### ASSIGNMENT:
Repeat exactly the lines from the line containing "What is the" through the last line of the records below, inclusive, and nothing else.

[Collected data]
%%
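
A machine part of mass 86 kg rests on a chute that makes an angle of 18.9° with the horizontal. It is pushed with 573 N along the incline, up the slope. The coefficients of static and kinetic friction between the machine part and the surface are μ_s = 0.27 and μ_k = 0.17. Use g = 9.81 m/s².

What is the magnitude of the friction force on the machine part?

Normal force: N = m g cos θ = 86 × 9.81 × cos 18.9° = 798.2 N.
For equilibrium along the incline the friction force must supply f = m g sin θ − P = 273.3 − 573 = -299.7 N (positive meaning up-slope).
Static friction can supply at most μ_s N = 215.5 N.
|-299.7| exceeds 215.5 N, so the machine part slips up-slope; friction is kinetic, f = μ_k N = 0.17×798.2 = 136 N.

f ≈ 136 N (down the incline)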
%%
### PROBLEM SOLUTION:
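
What is the magnitude of the friction force on the machine part?

Normal force: N = m g cos θ = 86 × 9.81 × cos 18.9° = 798.2 N.
For equilibrium along the incline the friction force must supply f = m g sin θ − P = 273.3 − 573 = -299.7 N (positive meaning up-slope).
Static friction can supply at most μ_s N = 215.5 N.
|-299.7| exceeds 215.5 N, so the machine part slips up-slope; friction is kinetic, f = μ_k N = 0.17×798.2 = 136 N.

f ≈ 136 N (down the incline)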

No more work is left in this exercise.